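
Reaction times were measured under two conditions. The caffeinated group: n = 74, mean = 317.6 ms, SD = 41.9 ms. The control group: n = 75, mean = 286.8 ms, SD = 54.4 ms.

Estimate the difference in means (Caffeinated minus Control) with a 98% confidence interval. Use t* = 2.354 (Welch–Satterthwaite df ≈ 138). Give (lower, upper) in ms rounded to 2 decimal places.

SE₁ = s₁/√n₁ = 41.9/√74 = 4.8708; SE₂ = 54.4/√75 = 6.2816.
Independent samples, unequal variances: SE_diff = √(SE₁² + SE₂²) = √(23.72469264 + 39.45849856) = 7.9488.
t* = 2.354, so margin of error = 2.354 × 7.9488 = 18.7115.
Difference in means = 317.6 − 286.8 = 30.8000.
30.8000 ± 18.7115 → (12.09, 49.51).

(12.09, 49.51)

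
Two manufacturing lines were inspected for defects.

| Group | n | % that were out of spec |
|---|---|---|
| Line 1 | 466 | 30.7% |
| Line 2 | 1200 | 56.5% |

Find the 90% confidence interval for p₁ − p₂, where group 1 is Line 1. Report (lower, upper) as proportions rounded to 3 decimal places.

Each SE is √(p̂(1−p̂)/n): √(0.3070·0.6930/466) = 0.02137 and √(0.5650·0.4350/1200) = 0.01431.
SE(p̂₁ − p̂₂) = √(SE₁² + SE₂²) = √(0.0004566769 + 0.0002047761) = 0.02572, since the two samples are independent.
At 90% confidence z* = 1.645; margin = 1.645 × 0.02572 = 0.04231.
The difference is 0.3070 − 0.5650 = -0.2580, so the interval is -0.2580 ± 0.04231 = (-0.300, -0.216).

(-0.300, -0.216)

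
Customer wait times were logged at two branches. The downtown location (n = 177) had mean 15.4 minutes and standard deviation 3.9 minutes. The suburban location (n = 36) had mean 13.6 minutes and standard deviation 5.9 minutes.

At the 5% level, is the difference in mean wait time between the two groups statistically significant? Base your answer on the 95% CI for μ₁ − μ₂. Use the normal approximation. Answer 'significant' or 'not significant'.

Per-group SEs: s₁/√n₁ = 3.9/√177 = 0.2931, s₂/√n₂ = 5.9/√36 = 0.9833.
Unpooled SE of the difference: √(0.08590761 + 0.96687889) = 1.0261.
Margin of error = z* · SE = 1.960 × 1.0261 = 2.0112.
x̄₁ − x̄₂ = 15.4 − 13.6 = 1.8000.
CI: 1.8000 ± 2.0112 = (-0.2112, 3.8112).
The interval (-0.2112, 3.8112) contains 0, so the difference is not significant.

not significant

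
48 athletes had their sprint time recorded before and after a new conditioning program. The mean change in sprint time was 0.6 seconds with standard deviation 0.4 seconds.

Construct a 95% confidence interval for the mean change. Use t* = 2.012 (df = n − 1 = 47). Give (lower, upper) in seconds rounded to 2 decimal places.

(0.48, 0.72)

This is a matched-pairs design, so SE = s_d/√n = 0.4/√48 = 0.0577.
Margin = 2.012 × 0.0577 = 0.1161; the interval is 0.6 ± 0.1161 = (0.48, 0.72).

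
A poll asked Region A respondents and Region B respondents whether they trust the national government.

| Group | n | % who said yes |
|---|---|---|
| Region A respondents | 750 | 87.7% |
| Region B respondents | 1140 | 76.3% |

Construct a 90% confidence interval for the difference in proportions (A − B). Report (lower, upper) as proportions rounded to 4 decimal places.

The two standard errors are √(0.8770×0.1230/750) = 0.01199 and √(0.7630×0.2370/1140) = 0.01259.
Because the samples are independent, SE_diff = √(0.01199² + 0.01259²) = 0.01739.
Using z* = 1.645 for 90%, ME = 1.645 × 0.01739 = 0.02861.
p̂₁ − p̂₂ = 0.1140; interval 0.1140 ± 0.02861 gives (0.0854, 0.1426).

(0.0854, 0.1426)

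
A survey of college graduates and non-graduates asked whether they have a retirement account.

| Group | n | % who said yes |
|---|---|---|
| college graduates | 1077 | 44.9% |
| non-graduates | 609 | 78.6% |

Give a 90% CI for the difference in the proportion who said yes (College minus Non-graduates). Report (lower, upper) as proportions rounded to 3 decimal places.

(-0.374, -0.300)

SE₁ = √(p̂₁(1−p̂₁)/n₁) = √(0.4490·0.5510/1077) = 0.01516; SE₂ = √(0.7860·0.2140/609) = 0.01662.
Independent samples: SE of the difference = √(SE₁² + SE₂²) = √(0.0002298256 + 0.0002762244) = 0.02250.
z* for 90% confidence is 1.645, so the margin of error is 1.645 × 0.02250 = 0.03701.
Point estimate p̂₁ − p̂₂ = 0.4490 − 0.7860 = -0.3370.
-0.3370 ± 0.03701 → (-0.374, -0.300).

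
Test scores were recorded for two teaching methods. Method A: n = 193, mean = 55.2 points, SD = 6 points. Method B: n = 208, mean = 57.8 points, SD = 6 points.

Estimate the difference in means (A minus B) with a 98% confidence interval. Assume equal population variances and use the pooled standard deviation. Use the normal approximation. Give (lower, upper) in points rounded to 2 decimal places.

(-3.99, -1.21)

s_p = √[((n₁−1)s₁² + (n₂−1)s₂²)/(n₁+n₂−2)] = √[(192·6² + 207·6²)/399] = 6.0000.
SE = 6.0000·√(1/193 + 1/208) = 0.5997.
With z* = 2.326, margin = 2.326 × 0.5997 = 1.3949.
x̄₁ − x̄₂ = 55.2 − 57.8 = -2.6000; interval -2.6000 ± 1.3949 = (-3.99, -1.21).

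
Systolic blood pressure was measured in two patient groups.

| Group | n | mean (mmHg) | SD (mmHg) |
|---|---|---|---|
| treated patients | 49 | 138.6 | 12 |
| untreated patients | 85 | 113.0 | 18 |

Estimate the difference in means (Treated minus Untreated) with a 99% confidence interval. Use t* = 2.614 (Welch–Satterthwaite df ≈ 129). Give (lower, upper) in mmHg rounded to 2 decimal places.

Per-group SEs: s₁/√n₁ = 12/√49 = 1.7143, s₂/√n₂ = 18/√85 = 1.9524.
Unpooled SE of the difference: √(2.93882449 + 3.81186576) = 2.5982.
Margin of error = t* · SE = 2.614 × 2.5982 = 6.7917.
x̄₁ − x̄₂ = 138.6 − 113.0 = 25.6000.
CI: 25.6000 ± 6.7917 = (18.81, 32.39).

(18.81, 32.39)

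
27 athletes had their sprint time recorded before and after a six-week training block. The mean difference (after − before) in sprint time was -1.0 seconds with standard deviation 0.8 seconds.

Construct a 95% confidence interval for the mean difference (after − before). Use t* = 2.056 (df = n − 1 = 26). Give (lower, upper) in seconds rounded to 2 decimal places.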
○ ○ ○ ○
Write each line of the data down again exactly as it reads.

Response to the task:
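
Reaction times were measured under two conditions. The caffeinated group: n = 74, mean = 317.6 ms, SD = 41.9 ms. The control group: n = 75, mean = 286.8 ms, SD = 54.4 ms.

Estimate the difference in means (Caffeinated minus Control) with a 98% confidence interval. Use t* = 2.354 (Welch–Satterthwaite df ≈ 138). Give (lower, upper) in ms rounded to 2 decimal places.

SE₁ = s₁/√n₁ = 41.9/√74 = 4.8708; SE₂ = 54.4/√75 = 6.2816.
Independent samples, unequal variances: SE_diff = √(SE₁² + SE₂²) = √(23.72469264 + 39.45849856) = 7.9488.
t* = 2.354, so margin of error = 2.354 × 7.9488 = 18.7115.
Difference in means = 317.6 − 286.8 = 30.8000.
30.8000 ± 18.7115 → (12.09, 49.51).

(12.09, 49.51)

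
Two manufacturing lines were inspected for defects.

| Group | n | % that were out of spec |
|---|---|---|
| Line 1 | 466 | 30.7% |
| Line 2 | 1200 | 56.5% |

Find the 90% confidence interval for p₁ − p₂, where group 1 is Line 1. Report (lower, upper) as proportions rounded to 3 decimal places.

Each SE is √(p̂(1−p̂)/n): √(0.3070·0.6930/466) = 0.02137 and √(0.5650·0.4350/1200) = 0.01431.
SE(p̂₁ − p̂₂) = √(SE₁² + SE₂²) = √(0.0004566769 + 0.0002047761) = 0.02572, since the two samples are independent.
At 90% confidence z* = 1.645; margin = 1.645 × 0.02572 = 0.04231.
The difference is 0.3070 − 0.5650 = -0.2580, so the interval is -0.2580 ± 0.04231 = (-0.300, -0.216).

(-0.300, -0.216)

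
Customer wait times were logged at two branches. The downtown location (n = 177) had mean 15.4 minutes and standard deviation 3.9 minutes. The suburban location (n = 36) had mean 13.6 minutes and standard deviation 5.9 minutes.

At the 5% level, is the difference in mean wait time between the two groups statistically significant? Base your answer on the 95% CI for μ₁ − μ₂. Use the normal approximation. Answer 'significant' or 'not significant'.

Per-group SEs: s₁/√n₁ = 3.9/√177 = 0.2931, s₂/√n₂ = 5.9/√36 = 0.9833.
Unpooled SE of the difference: √(0.08590761 + 0.96687889) = 1.0261.
Margin of error = z* · SE = 1.960 × 1.0261 = 2.0112.
x̄₁ − x̄₂ = 15.4 − 13.6 = 1.8000.
CI: 1.8000 ± 2.0112 = (-0.2112, 3.8112).
The interval (-0.2112, 3.8112) contains 0, so the difference is not significant.

not significant

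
48 athletes had their sprint time recorded before and after a new conditioning program. The mean change in sprint time was 0.6 seconds with standard deviation 0.4 seconds.

Construct a 95% confidence interval for the mean change. Use t* = 2.012 (df = n − 1 = 47). Give (lower, upper) in seconds rounded to 2 decimal places.

(0.48, 0.72)

This is a matched-pairs design, so SE = s_d/√n = 0.4/√48 = 0.0577.
Margin = 2.012 × 0.0577 = 0.1161; the interval is 0.6 ± 0.1161 = (0.48, 0.72).

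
A poll asked Region A respondents and Region B respondents whether they trust the national government.

| Group | n | % who said yes |
|---|---|---|
| Region A respondents | 750 | 87.7% |
| Region B respondents | 1140 | 76.3% |

Construct a 90% confidence interval for the difference in proportions (A − B). Report (lower, upper) as proportions rounded to 4 decimal places.

The two standard errors are √(0.8770×0.1230/750) = 0.01199 and √(0.7630×0.2370/1140) = 0.01259.
Because the samples are independent, SE_diff = √(0.01199² + 0.01259²) = 0.01739.
Using z* = 1.645 for 90%, ME = 1.645 × 0.01739 = 0.02861.
p̂₁ − p̂₂ = 0.1140; interval 0.1140 ± 0.02861 gives (0.0854, 0.1426).

(0.0854, 0.1426)

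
A survey of college graduates and non-graduates asked whether they have a retirement account.

| Group | n | % who said yes |
|---|---|---|
| college graduates | 1077 | 44.9% |
| non-graduates | 609 | 78.6% |

Give a 90% CI for the difference in the proportion who said yes (College minus Non-graduates). Report (lower, upper) as proportions rounded to 3 decimal places.

(-0.374, -0.300)

SE₁ = √(p̂₁(1−p̂₁)/n₁) = √(0.4490·0.5510/1077) = 0.01516; SE₂ = √(0.7860·0.2140/609) = 0.01662.
Independent samples: SE of the difference = √(SE₁² + SE₂²) = √(0.0002298256 + 0.0002762244) = 0.02250.
z* for 90% confidence is 1.645, so the margin of error is 1.645 × 0.02250 = 0.03701.
Point estimate p̂₁ − p̂₂ = 0.4490 − 0.7860 = -0.3370.
-0.3370 ± 0.03701 → (-0.374, -0.300).

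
Test scores were recorded for two teaching methods. Method A: n = 193, mean = 55.2 points, SD = 6 points. Method B: n = 208, mean = 57.8 points, SD = 6 points.

Estimate the difference in means (A minus B) with a 98% confidence interval. Assume equal population variances and use the pooled standard deviation. Use the normal approximation. Give (lower, upper) in points rounded to 2 decimal places.

(-3.99, -1.21)

s_p = √[((n₁−1)s₁² + (n₂−1)s₂²)/(n₁+n₂−2)] = √[(192·6² + 207·6²)/399] = 6.0000.
SE = 6.0000·√(1/193 + 1/208) = 0.5997.
With z* = 2.326, margin = 2.326 × 0.5997 = 1.3949.
x̄₁ − x̄₂ = 55.2 − 57.8 = -2.6000; interval -2.6000 ± 1.3949 = (-3.99, -1.21).

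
Systolic blood pressure was measured in two patient groups.

| Group | n | mean (mmHg) | SD (mmHg) |
|---|---|---|---|
| treated patients | 49 | 138.6 | 12 |
| untreated patients | 85 | 113.0 | 18 |

Estimate the difference in means (Treated minus Untreated) with a 99% confidence interval. Use t* = 2.614 (Welch–Satterthwaite df ≈ 129). Give (lower, upper) in mmHg rounded to 2 decimal places.

Per-group SEs: s₁/√n₁ = 12/√49 = 1.7143, s₂/√n₂ = 18/√85 = 1.9524.
Unpooled SE of the difference: √(2.93882449 + 3.81186576) = 2.5982.
Margin of error = t* · SE = 2.614 × 2.5982 = 6.7917.
x̄₁ − x̄₂ = 138.6 − 113.0 = 25.6000.
CI: 25.6000 ± 6.7917 = (18.81, 32.39).

(18.81, 32.39)

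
27 athletes had their sprint time recorded before and after a six-week training block. The mean difference (after − before) in sprint time was -1.0 seconds with standard deviation 0.8 seconds.

Construct a 95% confidence interval for the mean difference (after − before). Use t* = 2.056 (df = n − 1 = 26). Give (lower, upper) in seconds rounded to 2 decimal places.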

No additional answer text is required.